Work request:
The answer must consist of the records, repeated exactly.

Stored dataset items:
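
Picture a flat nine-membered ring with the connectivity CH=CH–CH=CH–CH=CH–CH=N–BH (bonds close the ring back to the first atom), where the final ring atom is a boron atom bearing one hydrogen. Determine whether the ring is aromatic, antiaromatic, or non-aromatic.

All ring atoms are sp² and supply a p orbital to the ring (the double-bond atoms are sp², each contributing one p electron; each sp² =N– keeps its lone pair in-plane and puts one electron into the π system; the boron has an empty p orbital); the conjugation is uninterrupted.
π-electron count: 4 × 2 = 8 from the double-bond units + 0 from the BH atom = 8.
A 4n π count (8, n = 2) in a planar conjugated ring means antiaromatic.

Antiaromatic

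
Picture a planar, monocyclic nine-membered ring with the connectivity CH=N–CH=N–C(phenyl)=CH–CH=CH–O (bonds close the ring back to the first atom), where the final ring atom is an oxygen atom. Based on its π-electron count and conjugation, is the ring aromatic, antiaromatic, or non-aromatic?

Every ring atom contributes a p orbital perpendicular to the ring (each doubly-bonded ring atom is sp² with one p-orbital electron; each =N– nitrogen is pyridine-type (lone pair in the sp² plane, one electron in the p orbital); the oxygen donates one lone pair from its p orbital), so the π system is cyclic and fully conjugated.
Adding the contributions, 4 × 2 = 8 from the double-bond units + 2 from the O atom = 10.
With 10 π electrons (n = 2), the Hückel 4n+2 condition holds.

Aromatic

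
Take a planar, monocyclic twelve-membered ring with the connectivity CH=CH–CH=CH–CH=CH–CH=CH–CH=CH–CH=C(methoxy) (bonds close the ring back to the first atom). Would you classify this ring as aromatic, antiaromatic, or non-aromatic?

Antiaromatic

Every ring atom contributes a p orbital perpendicular to the ring (each doubly-bonded ring atom is sp² with one p-orbital electron), so the π system is cyclic and fully conjugated.
Tallying contributions gives 6 × 2 = 12 from the 6 double-bond units.
A 4n π count (12, n = 3) in a planar conjugated ring means antiaromatic.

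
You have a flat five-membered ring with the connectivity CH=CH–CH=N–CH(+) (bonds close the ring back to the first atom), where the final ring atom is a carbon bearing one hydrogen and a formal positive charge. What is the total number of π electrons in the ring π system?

4

All ring atoms are sp² and supply a p orbital to the ring (every atom in a ring double bond is sp² and brings one electron to the p orbital; the doubly-bonded nitrogens are pyridine-type — their lone pairs lie in the ring plane, leaving one electron in the p orbital; the carbocation has an empty p orbital); the conjugation is uninterrupted.
Tallying contributions gives 2 × 2 = 4 from the double-bond units + 0 from the CH(+) atom = 4.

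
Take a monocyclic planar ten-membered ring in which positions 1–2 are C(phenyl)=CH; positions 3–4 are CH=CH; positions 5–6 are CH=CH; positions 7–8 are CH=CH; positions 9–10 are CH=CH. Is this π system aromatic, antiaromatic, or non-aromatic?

Check conjugation: each doubly-bonded ring atom is sp² with one p-orbital electron — every position has a p orbital, so the cyclic π system is continuous.
Tallying contributions gives 5 × 2 = 10 from the 5 double-bond units.
With 10 π electrons (n = 2), the Hückel 4n+2 condition holds.

Aromatic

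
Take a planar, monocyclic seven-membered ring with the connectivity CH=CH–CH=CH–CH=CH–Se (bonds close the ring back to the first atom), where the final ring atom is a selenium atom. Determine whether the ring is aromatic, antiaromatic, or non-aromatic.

Antiaromatic

Check conjugation: the double-bond atoms are sp², each contributing one p electron; the selenium donates one lone pair from its p orbital — every position has a p orbital, so the cyclic π system is continuous.
Tallying contributions gives 3 × 2 = 6 from the double-bond units + 2 from the Se atom = 8.
With 8 = 4·2 π electrons, Hückel's rule classifies the planar ring as antiaromatic.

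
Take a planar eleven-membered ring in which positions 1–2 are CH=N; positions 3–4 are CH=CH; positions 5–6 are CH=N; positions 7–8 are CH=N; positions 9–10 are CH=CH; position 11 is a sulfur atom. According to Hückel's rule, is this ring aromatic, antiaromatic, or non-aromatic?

Antiaromatic

Check conjugation: the double-bond atoms are sp², each contributing one p electron; each =N– nitrogen is pyridine-type (lone pair in the sp² plane, one electron in the p orbital); the sulfur donates one lone pair from its p orbital — every position has a p orbital, so the cyclic π system is continuous.
Adding the contributions, 5 × 2 = 10 from the double-bond units + 2 from the S atom = 12.
12 = 4(3); a planar, fully conjugated 4n system is antiaromatic.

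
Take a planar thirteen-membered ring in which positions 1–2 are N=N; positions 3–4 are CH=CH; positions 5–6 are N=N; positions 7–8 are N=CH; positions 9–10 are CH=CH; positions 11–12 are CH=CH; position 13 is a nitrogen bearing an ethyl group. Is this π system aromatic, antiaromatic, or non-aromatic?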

Your solution:
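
Picture a flat nine-membered ring with the connectivity CH=CH–CH=CH–CH=CH–CH=N–BH (bonds close the ring back to the first atom), where the final ring atom is a boron atom bearing one hydrogen. Determine whether the ring is aromatic, antiaromatic, or non-aromatic.

All ring atoms are sp² and supply a p orbital to the ring (the double-bond atoms are sp², each contributing one p electron; each sp² =N– keeps its lone pair in-plane and puts one electron into the π system; the boron has an empty p orbital); the conjugation is uninterrupted.
π-electron count: 4 × 2 = 8 from the double-bond units + 0 from the BH atom = 8.
A 4n π count (8, n = 2) in a planar conjugated ring means antiaromatic.

Antiaromatic

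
Picture a planar, monocyclic nine-membered ring with the connectivity CH=N–CH=N–C(phenyl)=CH–CH=CH–O (bonds close the ring back to the first atom), where the final ring atom is an oxygen atom. Based on its π-electron count and conjugation, is the ring aromatic, antiaromatic, or non-aromatic?

Every ring atom contributes a p orbital perpendicular to the ring (each doubly-bonded ring atom is sp² with one p-orbital electron; each =N– nitrogen is pyridine-type (lone pair in the sp² plane, one electron in the p orbital); the oxygen donates one lone pair from its p orbital), so the π system is cyclic and fully conjugated.
Adding the contributions, 4 × 2 = 8 from the double-bond units + 2 from the O atom = 10.
With 10 π electrons (n = 2), the Hückel 4n+2 condition holds.

Aromatic

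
Take a planar, monocyclic twelve-membered ring with the connectivity CH=CH–CH=CH–CH=CH–CH=CH–CH=CH–CH=C(methoxy) (bonds close the ring back to the first atom). Would you classify this ring as aromatic, antiaromatic, or non-aromatic?

Antiaromatic

Every ring atom contributes a p orbital perpendicular to the ring (each doubly-bonded ring atom is sp² with one p-orbital electron), so the π system is cyclic and fully conjugated.
Tallying contributions gives 6 × 2 = 12 from the 6 double-bond units.
A 4n π count (12, n = 3) in a planar conjugated ring means antiaromatic.

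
You have a flat five-membered ring with the connectivity CH=CH–CH=N–CH(+) (bonds close the ring back to the first atom), where the final ring atom is a carbon bearing one hydrogen and a formal positive charge. What is the total number of π electrons in the ring π system?

4

All ring atoms are sp² and supply a p orbital to the ring (every atom in a ring double bond is sp² and brings one electron to the p orbital; the doubly-bonded nitrogens are pyridine-type — their lone pairs lie in the ring plane, leaving one electron in the p orbital; the carbocation has an empty p orbital); the conjugation is uninterrupted.
Tallying contributions gives 2 × 2 = 4 from the double-bond units + 0 from the CH(+) atom = 4.

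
Take a monocyclic planar ten-membered ring in which positions 1–2 are C(phenyl)=CH; positions 3–4 are CH=CH; positions 5–6 are CH=CH; positions 7–8 are CH=CH; positions 9–10 are CH=CH. Is this π system aromatic, antiaromatic, or non-aromatic?

Check conjugation: each doubly-bonded ring atom is sp² with one p-orbital electron — every position has a p orbital, so the cyclic π system is continuous.
Tallying contributions gives 5 × 2 = 10 from the 5 double-bond units.
With 10 π electrons (n = 2), the Hückel 4n+2 condition holds.

Aromatic

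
Take a planar, monocyclic seven-membered ring with the connectivity CH=CH–CH=CH–CH=CH–Se (bonds close the ring back to the first atom), where the final ring atom is a selenium atom. Determine whether the ring is aromatic, antiaromatic, or non-aromatic.

Antiaromatic

Check conjugation: the double-bond atoms are sp², each contributing one p electron; the selenium donates one lone pair from its p orbital — every position has a p orbital, so the cyclic π system is continuous.
Tallying contributions gives 3 × 2 = 6 from the double-bond units + 2 from the Se atom = 8.
With 8 = 4·2 π electrons, Hückel's rule classifies the planar ring as antiaromatic.

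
Take a planar eleven-membered ring in which positions 1–2 are CH=N; positions 3–4 are CH=CH; positions 5–6 are CH=N; positions 7–8 are CH=N; positions 9–10 are CH=CH; position 11 is a sulfur atom. According to Hückel's rule, is this ring aromatic, antiaromatic, or non-aromatic?

Antiaromatic

Check conjugation: the double-bond atoms are sp², each contributing one p electron; each =N– nitrogen is pyridine-type (lone pair in the sp² plane, one electron in the p orbital); the sulfur donates one lone pair from its p orbital — every position has a p orbital, so the cyclic π system is continuous.
Adding the contributions, 5 × 2 = 10 from the double-bond units + 2 from the S atom = 12.
12 = 4(3); a planar, fully conjugated 4n system is antiaromatic.

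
Take a planar thirteen-membered ring in which positions 1–2 are N=N; positions 3–4 are CH=CH; positions 5–6 are N=N; positions 7–8 are N=CH; positions 9–10 are CH=CH; positions 11–12 are CH=CH; position 13 is a nitrogen bearing an ethyl group. Is this π system aromatic, antiaromatic, or non-aromatic?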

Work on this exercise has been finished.